> [What the task requires] Each entry below should be retyped exactly, with nothing omitted.

> [Data items]
=== Begin Enclosure ===
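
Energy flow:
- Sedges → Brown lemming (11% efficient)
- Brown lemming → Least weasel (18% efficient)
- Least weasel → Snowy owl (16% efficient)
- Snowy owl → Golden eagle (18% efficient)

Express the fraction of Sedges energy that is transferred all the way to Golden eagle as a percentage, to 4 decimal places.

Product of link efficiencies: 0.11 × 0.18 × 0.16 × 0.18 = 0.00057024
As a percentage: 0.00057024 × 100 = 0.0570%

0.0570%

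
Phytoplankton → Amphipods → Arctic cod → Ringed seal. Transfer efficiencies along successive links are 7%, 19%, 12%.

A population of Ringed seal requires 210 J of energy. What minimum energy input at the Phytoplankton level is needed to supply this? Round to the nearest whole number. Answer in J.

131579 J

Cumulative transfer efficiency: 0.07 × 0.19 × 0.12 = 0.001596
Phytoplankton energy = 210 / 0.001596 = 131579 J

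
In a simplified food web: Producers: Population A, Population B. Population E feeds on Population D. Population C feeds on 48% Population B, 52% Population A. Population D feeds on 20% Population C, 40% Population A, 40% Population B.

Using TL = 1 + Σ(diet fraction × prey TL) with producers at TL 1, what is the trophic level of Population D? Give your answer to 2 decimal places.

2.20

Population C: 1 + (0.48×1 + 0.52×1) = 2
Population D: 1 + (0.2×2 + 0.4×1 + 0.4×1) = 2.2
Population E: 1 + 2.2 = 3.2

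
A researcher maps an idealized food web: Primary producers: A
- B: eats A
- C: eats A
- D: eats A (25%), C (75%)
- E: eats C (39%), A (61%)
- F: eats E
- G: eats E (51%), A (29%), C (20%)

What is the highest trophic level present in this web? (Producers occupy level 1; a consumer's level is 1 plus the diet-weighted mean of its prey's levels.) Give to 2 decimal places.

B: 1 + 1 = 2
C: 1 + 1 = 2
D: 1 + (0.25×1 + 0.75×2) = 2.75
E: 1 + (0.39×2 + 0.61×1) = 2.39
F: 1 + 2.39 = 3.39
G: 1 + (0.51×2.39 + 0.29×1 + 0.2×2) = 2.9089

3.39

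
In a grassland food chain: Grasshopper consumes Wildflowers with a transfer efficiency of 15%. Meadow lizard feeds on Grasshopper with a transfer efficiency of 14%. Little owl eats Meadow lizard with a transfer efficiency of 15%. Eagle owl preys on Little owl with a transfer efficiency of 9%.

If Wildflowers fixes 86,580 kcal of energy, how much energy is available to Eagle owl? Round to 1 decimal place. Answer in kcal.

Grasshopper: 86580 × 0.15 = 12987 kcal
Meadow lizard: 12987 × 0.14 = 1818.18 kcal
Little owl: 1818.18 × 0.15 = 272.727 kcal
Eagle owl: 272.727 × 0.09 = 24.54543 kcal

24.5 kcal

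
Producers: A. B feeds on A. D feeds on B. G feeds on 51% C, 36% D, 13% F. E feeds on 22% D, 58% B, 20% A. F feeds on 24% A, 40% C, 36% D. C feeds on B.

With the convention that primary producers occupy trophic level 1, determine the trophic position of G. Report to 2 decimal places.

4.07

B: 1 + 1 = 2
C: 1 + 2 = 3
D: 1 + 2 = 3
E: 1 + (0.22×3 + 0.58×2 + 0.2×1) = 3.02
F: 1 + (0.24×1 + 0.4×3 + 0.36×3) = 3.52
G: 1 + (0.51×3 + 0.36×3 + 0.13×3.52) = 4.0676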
=== End Enclosure ===
> [Written solution]
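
Energy flow:
- Sedges → Brown lemming (11% efficient)
- Brown lemming → Least weasel (18% efficient)
- Least weasel → Snowy owl (16% efficient)
- Snowy owl → Golden eagle (18% efficient)

Express the fraction of Sedges energy that is transferred all the way to Golden eagle as a percentage, to 4 decimal places.

Product of link efficiencies: 0.11 × 0.18 × 0.16 × 0.18 = 0.00057024
As a percentage: 0.00057024 × 100 = 0.0570%

0.0570%

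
Phytoplankton → Amphipods → Arctic cod → Ringed seal. Transfer efficiencies along successive links are 7%, 19%, 12%.

A population of Ringed seal requires 210 J of energy. What minimum energy input at the Phytoplankton level is needed to supply this? Round to the nearest whole number. Answer in J.

131579 J

Cumulative transfer efficiency: 0.07 × 0.19 × 0.12 = 0.001596
Phytoplankton energy = 210 / 0.001596 = 131579 J

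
In a simplified food web: Producers: Population A, Population B. Population E feeds on Population D. Population C feeds on 48% Population B, 52% Population A. Population D feeds on 20% Population C, 40% Population A, 40% Population B.

Using TL = 1 + Σ(diet fraction × prey TL) with producers at TL 1, what is the trophic level of Population D? Give your answer to 2 decimal places.

2.20

Population C: 1 + (0.48×1 + 0.52×1) = 2
Population D: 1 + (0.2×2 + 0.4×1 + 0.4×1) = 2.2
Population E: 1 + 2.2 = 3.2

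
A researcher maps an idealized food web: Primary producers: A
- B: eats A
- C: eats A
- D: eats A (25%), C (75%)
- E: eats C (39%), A (61%)
- F: eats E
- G: eats E (51%), A (29%), C (20%)

What is the highest trophic level present in this web? (Producers occupy level 1; a consumer's level is 1 plus the diet-weighted mean of its prey's levels.) Give to 2 decimal places.

B: 1 + 1 = 2
C: 1 + 1 = 2
D: 1 + (0.25×1 + 0.75×2) = 2.75
E: 1 + (0.39×2 + 0.61×1) = 2.39
F: 1 + 2.39 = 3.39
G: 1 + (0.51×2.39 + 0.29×1 + 0.2×2) = 2.9089

3.39

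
In a grassland food chain: Grasshopper consumes Wildflowers with a transfer efficiency of 15%. Meadow lizard feeds on Grasshopper with a transfer efficiency of 14%. Little owl eats Meadow lizard with a transfer efficiency of 15%. Eagle owl preys on Little owl with a transfer efficiency of 9%.

If Wildflowers fixes 86,580 kcal of energy, how much energy is available to Eagle owl? Round to 1 decimal place. Answer in kcal.

Grasshopper: 86580 × 0.15 = 12987 kcal
Meadow lizard: 12987 × 0.14 = 1818.18 kcal
Little owl: 1818.18 × 0.15 = 272.727 kcal
Eagle owl: 272.727 × 0.09 = 24.54543 kcal

24.5 kcal

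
Producers: A. B feeds on A. D feeds on B. G feeds on 51% C, 36% D, 13% F. E feeds on 22% D, 58% B, 20% A. F feeds on 24% A, 40% C, 36% D. C feeds on B.

With the convention that primary producers occupy trophic level 1, determine the trophic position of G. Report to 2 decimal places.

4.07

B: 1 + 1 = 2
C: 1 + 2 = 3
D: 1 + 2 = 3
E: 1 + (0.22×3 + 0.58×2 + 0.2×1) = 3.02
F: 1 + (0.24×1 + 0.4×3 + 0.36×3) = 3.52
G: 1 + (0.51×3 + 0.36×3 + 0.13×3.52) = 4.0676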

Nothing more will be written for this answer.